***** Supplied information
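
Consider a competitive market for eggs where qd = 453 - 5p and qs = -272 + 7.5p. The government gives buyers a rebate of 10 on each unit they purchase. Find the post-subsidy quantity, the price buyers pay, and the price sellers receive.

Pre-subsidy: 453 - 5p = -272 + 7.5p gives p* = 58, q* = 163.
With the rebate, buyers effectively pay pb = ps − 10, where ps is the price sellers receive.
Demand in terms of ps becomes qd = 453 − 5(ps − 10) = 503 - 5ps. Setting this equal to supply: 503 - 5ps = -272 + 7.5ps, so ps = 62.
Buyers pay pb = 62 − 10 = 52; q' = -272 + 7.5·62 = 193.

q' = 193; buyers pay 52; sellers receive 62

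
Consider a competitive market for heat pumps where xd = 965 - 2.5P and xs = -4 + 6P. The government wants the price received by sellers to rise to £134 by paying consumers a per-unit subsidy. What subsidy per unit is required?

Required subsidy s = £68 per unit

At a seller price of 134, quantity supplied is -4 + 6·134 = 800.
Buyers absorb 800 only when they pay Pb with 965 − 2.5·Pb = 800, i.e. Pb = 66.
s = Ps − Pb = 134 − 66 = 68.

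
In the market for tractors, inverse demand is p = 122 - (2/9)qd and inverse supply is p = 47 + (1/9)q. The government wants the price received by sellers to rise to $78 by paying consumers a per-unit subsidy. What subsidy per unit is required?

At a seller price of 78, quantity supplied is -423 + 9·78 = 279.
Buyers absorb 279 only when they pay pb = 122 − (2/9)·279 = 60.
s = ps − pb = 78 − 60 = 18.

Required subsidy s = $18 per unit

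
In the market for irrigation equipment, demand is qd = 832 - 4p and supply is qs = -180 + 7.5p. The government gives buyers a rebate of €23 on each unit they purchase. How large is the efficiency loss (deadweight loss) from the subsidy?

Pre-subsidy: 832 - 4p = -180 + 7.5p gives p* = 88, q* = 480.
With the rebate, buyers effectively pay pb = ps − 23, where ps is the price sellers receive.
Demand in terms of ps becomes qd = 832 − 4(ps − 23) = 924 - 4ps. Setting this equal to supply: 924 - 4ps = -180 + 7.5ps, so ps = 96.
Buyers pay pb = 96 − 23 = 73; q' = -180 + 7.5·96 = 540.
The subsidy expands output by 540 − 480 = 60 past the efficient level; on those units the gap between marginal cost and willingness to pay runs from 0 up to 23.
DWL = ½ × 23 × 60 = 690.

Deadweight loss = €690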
**********
Instructions to follow: Exact output of every entry is required.

Output for this task:
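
Consider a competitive market for eggs where qd = 453 - 5p and qs = -272 + 7.5p. The government gives buyers a rebate of 10 on each unit they purchase. Find the post-subsidy quantity, the price buyers pay, and the price sellers receive.

Pre-subsidy: 453 - 5p = -272 + 7.5p gives p* = 58, q* = 163.
With the rebate, buyers effectively pay pb = ps − 10, where ps is the price sellers receive.
Demand in terms of ps becomes qd = 453 − 5(ps − 10) = 503 - 5ps. Setting this equal to supply: 503 - 5ps = -272 + 7.5ps, so ps = 62.
Buyers pay pb = 62 − 10 = 52; q' = -272 + 7.5·62 = 193.

q' = 193; buyers pay 52; sellers receive 62

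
Consider a competitive market for heat pumps where xd = 965 - 2.5P and xs = -4 + 6P. The government wants the price received by sellers to rise to £134 by paying consumers a per-unit subsidy. What subsidy per unit is required?

Required subsidy s = £68 per unit

At a seller price of 134, quantity supplied is -4 + 6·134 = 800.
Buyers absorb 800 only when they pay Pb with 965 − 2.5·Pb = 800, i.e. Pb = 66.
s = Ps − Pb = 134 − 66 = 68.

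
In the market for tractors, inverse demand is p = 122 - (2/9)qd and inverse supply is p = 47 + (1/9)q. The government wants the price received by sellers to rise to $78 by paying consumers a per-unit subsidy. What subsidy per unit is required?

At a seller price of 78, quantity supplied is -423 + 9·78 = 279.
Buyers absorb 279 only when they pay pb = 122 − (2/9)·279 = 60.
s = ps − pb = 78 − 60 = 18.

Required subsidy s = $18 per unit

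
In the market for irrigation equipment, demand is qd = 832 - 4p and supply is qs = -180 + 7.5p. The government gives buyers a rebate of €23 on each unit they purchase. How large is the efficiency loss (deadweight loss) from the subsidy?

Pre-subsidy: 832 - 4p = -180 + 7.5p gives p* = 88, q* = 480.
With the rebate, buyers effectively pay pb = ps − 23, where ps is the price sellers receive.
Demand in terms of ps becomes qd = 832 − 4(ps − 23) = 924 - 4ps. Setting this equal to supply: 924 - 4ps = -180 + 7.5ps, so ps = 96.
Buyers pay pb = 96 − 23 = 73; q' = -180 + 7.5·96 = 540.
The subsidy expands output by 540 − 480 = 60 past the efficient level; on those units the gap between marginal cost and willingness to pay runs from 0 up to 23.
DWL = ½ × 23 × 60 = 690.

Deadweight loss = €690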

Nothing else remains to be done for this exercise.